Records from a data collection
◇ ◇ ◇

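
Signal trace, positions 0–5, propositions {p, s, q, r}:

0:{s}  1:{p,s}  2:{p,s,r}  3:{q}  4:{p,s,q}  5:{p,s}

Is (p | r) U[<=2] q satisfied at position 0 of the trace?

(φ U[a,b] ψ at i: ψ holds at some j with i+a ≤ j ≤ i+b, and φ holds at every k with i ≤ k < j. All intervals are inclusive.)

Need some j in [0,2] with q, and (p | r) at every k in [0,j-1].
  j=0: q false.
  j=1: q false.
  j=2: q false.
No j in the window works → until fails.

False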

◇ ◇ ◇

▸ **WORK REQUIRED**:
Render the whole set of entries again, exactly as given.

▸ **YOUR SOLUTION**:
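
Signal trace, positions 0–5, propositions {p, s, q, r}:

0:{s}  1:{p,s}  2:{p,s,r}  3:{q}  4:{p,s,q}  5:{p,s}

Is (p | r) U[<=2] q satisfied at position 0 of the trace?

(φ U[a,b] ψ at i: ψ holds at some j with i+a ≤ j ≤ i+b, and φ holds at every k with i ≤ k < j. All intervals are inclusive.)

Need some j in [0,2] with q, and (p | r) at every k in [0,j-1].
  j=0: q false.
  j=1: q false.
  j=2: q false.
No j in the window works → until fails.

False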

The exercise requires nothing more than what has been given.